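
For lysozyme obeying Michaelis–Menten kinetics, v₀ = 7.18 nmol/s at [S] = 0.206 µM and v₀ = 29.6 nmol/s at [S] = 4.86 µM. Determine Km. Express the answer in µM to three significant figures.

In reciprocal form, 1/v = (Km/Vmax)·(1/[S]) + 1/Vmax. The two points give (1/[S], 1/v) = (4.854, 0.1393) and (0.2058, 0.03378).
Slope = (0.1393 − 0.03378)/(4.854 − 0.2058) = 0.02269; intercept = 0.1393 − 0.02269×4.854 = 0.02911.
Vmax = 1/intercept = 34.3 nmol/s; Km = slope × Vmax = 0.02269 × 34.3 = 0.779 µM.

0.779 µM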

----

TASK INSTRUCTIONS ▸
Produce the material above again, word for word.

EXERCISE SOLUTION ▸
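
For lysozyme obeying Michaelis–Menten kinetics, v₀ = 7.18 nmol/s at [S] = 0.206 µM and v₀ = 29.6 nmol/s at [S] = 4.86 µM. Determine Km. Express the answer in µM to three significant figures.

In reciprocal form, 1/v = (Km/Vmax)·(1/[S]) + 1/Vmax. The two points give (1/[S], 1/v) = (4.854, 0.1393) and (0.2058, 0.03378).
Slope = (0.1393 − 0.03378)/(4.854 − 0.2058) = 0.02269; intercept = 0.1393 − 0.02269×4.854 = 0.02911.
Vmax = 1/intercept = 34.3 nmol/s; Km = slope × Vmax = 0.02269 × 34.3 = 0.779 µM.

0.779 µM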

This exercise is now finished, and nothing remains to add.